## Data for this exercise:
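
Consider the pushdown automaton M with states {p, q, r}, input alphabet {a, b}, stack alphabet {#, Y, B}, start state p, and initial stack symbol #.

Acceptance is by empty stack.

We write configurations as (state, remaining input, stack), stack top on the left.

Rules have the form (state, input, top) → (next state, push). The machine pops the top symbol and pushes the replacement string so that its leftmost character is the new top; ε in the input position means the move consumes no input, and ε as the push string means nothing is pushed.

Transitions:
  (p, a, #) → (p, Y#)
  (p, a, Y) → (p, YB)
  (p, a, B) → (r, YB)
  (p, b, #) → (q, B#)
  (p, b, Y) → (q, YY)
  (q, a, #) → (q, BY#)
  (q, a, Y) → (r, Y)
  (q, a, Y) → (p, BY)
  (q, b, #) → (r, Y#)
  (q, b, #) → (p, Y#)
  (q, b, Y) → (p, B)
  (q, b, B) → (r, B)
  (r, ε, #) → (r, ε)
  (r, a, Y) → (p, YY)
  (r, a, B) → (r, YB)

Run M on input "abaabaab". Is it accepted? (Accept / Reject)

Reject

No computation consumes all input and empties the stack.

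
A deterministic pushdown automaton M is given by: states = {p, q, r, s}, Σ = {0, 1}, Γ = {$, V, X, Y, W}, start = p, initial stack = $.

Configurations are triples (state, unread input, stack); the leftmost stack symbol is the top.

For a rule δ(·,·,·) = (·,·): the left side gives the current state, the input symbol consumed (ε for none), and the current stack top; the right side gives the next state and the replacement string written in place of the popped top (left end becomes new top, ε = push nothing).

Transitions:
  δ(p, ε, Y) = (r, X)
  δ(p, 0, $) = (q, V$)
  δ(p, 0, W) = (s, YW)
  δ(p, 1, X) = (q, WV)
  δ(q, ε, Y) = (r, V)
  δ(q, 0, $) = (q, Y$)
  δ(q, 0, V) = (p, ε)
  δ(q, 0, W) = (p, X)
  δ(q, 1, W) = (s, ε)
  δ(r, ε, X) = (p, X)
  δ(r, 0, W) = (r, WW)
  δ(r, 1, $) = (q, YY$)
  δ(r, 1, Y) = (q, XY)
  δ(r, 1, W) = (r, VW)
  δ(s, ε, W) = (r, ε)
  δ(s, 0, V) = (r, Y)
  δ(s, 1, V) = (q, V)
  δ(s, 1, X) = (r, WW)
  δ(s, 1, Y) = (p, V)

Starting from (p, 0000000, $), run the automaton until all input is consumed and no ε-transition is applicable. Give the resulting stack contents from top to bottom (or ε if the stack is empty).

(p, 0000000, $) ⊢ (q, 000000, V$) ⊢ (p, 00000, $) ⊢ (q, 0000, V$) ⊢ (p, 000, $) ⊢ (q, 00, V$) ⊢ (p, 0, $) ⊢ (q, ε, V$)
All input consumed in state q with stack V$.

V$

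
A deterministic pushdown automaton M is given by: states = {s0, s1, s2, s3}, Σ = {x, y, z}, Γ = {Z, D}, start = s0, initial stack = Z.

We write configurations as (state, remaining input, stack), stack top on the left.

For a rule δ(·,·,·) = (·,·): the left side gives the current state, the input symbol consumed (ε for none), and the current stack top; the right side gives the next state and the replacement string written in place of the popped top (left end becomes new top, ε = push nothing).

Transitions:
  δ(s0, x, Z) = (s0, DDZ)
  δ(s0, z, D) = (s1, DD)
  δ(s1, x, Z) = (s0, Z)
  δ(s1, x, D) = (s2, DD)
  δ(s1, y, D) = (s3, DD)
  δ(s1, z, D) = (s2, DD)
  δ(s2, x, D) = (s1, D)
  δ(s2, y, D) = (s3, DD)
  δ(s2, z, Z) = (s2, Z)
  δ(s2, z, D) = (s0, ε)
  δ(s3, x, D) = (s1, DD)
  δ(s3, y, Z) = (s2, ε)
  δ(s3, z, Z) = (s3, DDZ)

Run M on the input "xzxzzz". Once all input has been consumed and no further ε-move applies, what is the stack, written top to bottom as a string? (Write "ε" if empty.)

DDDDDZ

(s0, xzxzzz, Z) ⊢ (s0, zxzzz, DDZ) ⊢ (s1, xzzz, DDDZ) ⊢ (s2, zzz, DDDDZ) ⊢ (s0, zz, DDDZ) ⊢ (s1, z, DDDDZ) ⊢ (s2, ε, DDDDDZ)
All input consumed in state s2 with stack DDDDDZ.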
...
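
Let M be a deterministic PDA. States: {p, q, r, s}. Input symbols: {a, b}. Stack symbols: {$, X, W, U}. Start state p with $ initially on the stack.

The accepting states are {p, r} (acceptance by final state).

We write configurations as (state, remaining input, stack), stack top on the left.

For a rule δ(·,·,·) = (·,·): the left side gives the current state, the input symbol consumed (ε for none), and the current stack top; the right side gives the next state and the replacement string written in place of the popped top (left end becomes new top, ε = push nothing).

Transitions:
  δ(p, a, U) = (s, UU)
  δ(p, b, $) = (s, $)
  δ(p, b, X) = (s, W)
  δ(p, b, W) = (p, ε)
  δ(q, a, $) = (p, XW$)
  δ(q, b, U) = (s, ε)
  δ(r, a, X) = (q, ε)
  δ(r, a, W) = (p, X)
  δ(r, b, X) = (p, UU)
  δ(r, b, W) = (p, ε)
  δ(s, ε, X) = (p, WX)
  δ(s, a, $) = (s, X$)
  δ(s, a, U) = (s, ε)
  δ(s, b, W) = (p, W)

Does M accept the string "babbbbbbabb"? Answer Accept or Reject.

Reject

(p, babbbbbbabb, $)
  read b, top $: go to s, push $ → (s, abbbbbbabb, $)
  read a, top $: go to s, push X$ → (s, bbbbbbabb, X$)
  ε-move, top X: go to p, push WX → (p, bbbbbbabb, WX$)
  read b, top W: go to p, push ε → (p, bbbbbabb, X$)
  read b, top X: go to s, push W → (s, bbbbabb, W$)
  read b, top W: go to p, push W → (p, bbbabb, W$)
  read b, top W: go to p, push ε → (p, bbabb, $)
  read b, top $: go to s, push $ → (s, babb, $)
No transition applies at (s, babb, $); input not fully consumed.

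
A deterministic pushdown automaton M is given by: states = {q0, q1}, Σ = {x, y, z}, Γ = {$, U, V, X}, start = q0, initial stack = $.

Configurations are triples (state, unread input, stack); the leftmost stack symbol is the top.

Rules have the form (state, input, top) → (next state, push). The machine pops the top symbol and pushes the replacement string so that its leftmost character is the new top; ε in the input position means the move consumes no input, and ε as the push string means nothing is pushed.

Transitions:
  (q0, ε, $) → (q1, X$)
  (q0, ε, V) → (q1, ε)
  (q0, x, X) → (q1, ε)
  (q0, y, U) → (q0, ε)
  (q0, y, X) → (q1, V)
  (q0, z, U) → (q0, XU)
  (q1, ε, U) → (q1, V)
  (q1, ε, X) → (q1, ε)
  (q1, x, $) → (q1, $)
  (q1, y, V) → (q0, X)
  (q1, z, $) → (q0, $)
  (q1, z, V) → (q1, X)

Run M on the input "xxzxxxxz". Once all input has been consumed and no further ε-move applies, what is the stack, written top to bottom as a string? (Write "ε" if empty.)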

## What to produce:
Above are records; repeat only the lines starting at the line with "(q, a, Y) → (p, BY)" and ending at the line with "p, initial stack = $.", exactly as they appear, both included.

## Reply:
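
  (q, a, Y) → (p, BY)
  (q, b, #) → (r, Y#)
  (q, b, #) → (p, Y#)
  (q, b, Y) → (p, B)
  (q, b, B) → (r, B)
  (r, ε, #) → (r, ε)
  (r, a, Y) → (p, YY)
  (r, a, B) → (r, YB)

Run M on input "abaabaab". Is it accepted? (Accept / Reject)

Reject

No computation consumes all input and empties the stack.

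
A deterministic pushdown automaton M is given by: states = {p, q, r, s}, Σ = {0, 1}, Γ = {$, V, X, Y, W}, start = p, initial stack = $.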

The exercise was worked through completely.